● Exercise description
Make an exact copy of all the entries shown below.

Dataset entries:
+ + + + + + +

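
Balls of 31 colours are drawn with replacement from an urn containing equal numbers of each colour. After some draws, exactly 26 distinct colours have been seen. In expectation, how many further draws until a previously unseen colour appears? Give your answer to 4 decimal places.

6.2000

Each draw yields a new colour with probability (31-26)/31 = 5/31, so the wait is geometric with mean 31/5.
E = 31/5 = 6.20000.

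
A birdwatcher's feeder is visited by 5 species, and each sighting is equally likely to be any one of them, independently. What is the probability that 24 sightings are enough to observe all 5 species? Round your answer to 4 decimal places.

By inclusion–exclusion over which species are missing,
P(all seen) = Σ_{j=0}^{5} (-1)^j C(5,j)((5-j)/5)^24
= 1.00000 - 0.02361 + 0.00005 - 0.00000 + 0.00000 - 0.00000
= 0.97644.

0.9764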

+ + + + + + +

● Answer to the exercise
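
Balls of 31 colours are drawn with replacement from an urn containing equal numbers of each colour. After some draws, exactly 26 distinct colours have been seen. In expectation, how many further draws until a previously unseen colour appears? Give your answer to 4 decimal places.

6.2000

Each draw yields a new colour with probability (31-26)/31 = 5/31, so the wait is geometric with mean 31/5.
E = 31/5 = 6.20000.

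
A birdwatcher's feeder is visited by 5 species, and each sighting is equally likely to be any one of them, independently. What is the probability that 24 sightings are enough to observe all 5 species? Round your answer to 4 decimal places.

By inclusion–exclusion over which species are missing,
P(all seen) = Σ_{j=0}^{5} (-1)^j C(5,j)((5-j)/5)^24
= 1.00000 - 0.02361 + 0.00005 - 0.00000 + 0.00000 - 0.00000
= 0.97644.

0.9764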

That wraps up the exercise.